Copy the data word for word, keeping every line.

▶ _Material for this exercise_:
+ + + + +

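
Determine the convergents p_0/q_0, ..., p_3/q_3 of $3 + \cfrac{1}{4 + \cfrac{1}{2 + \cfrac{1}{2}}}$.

3/1, 13/4, 29/9, 71/22

Using the convergent recurrence p_i = a_i*p_{i-1} + p_{i-2}, q_i = a_i*q_{i-1} + q_{i-2} with p_{-2}=0, p_{-1}=1, q_{-2}=1, q_{-1}=0:
  i=0: a_0=3, p_0 = 3*1 + 0 = 3, q_0 = 3*0 + 1 = 1.
  i=1: a_1=4, p_1 = 4*3 + 1 = 13, q_1 = 4*1 + 0 = 4.
  i=2: a_2=2, p_2 = 2*13 + 3 = 29, q_2 = 2*4 + 1 = 9.
  i=3: a_3=2, p_3 = 2*29 + 13 = 71, q_3 = 2*9 + 4 = 22.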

+ + + + +

▶ _Finished task_:
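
Determine the convergents p_0/q_0, ..., p_3/q_3 of $3 + \cfrac{1}{4 + \cfrac{1}{2 + \cfrac{1}{2}}}$.

3/1, 13/4, 29/9, 71/22

Using the convergent recurrence p_i = a_i*p_{i-1} + p_{i-2}, q_i = a_i*q_{i-1} + q_{i-2} with p_{-2}=0, p_{-1}=1, q_{-2}=1, q_{-1}=0:
  i=0: a_0=3, p_0 = 3*1 + 0 = 3, q_0 = 3*0 + 1 = 1.
  i=1: a_1=4, p_1 = 4*3 + 1 = 13, q_1 = 4*1 + 0 = 4.
  i=2: a_2=2, p_2 = 2*13 + 3 = 29, q_2 = 2*4 + 1 = 9.
  i=3: a_3=2, p_3 = 2*29 + 13 = 71, q_3 = 2*9 + 4 = 22.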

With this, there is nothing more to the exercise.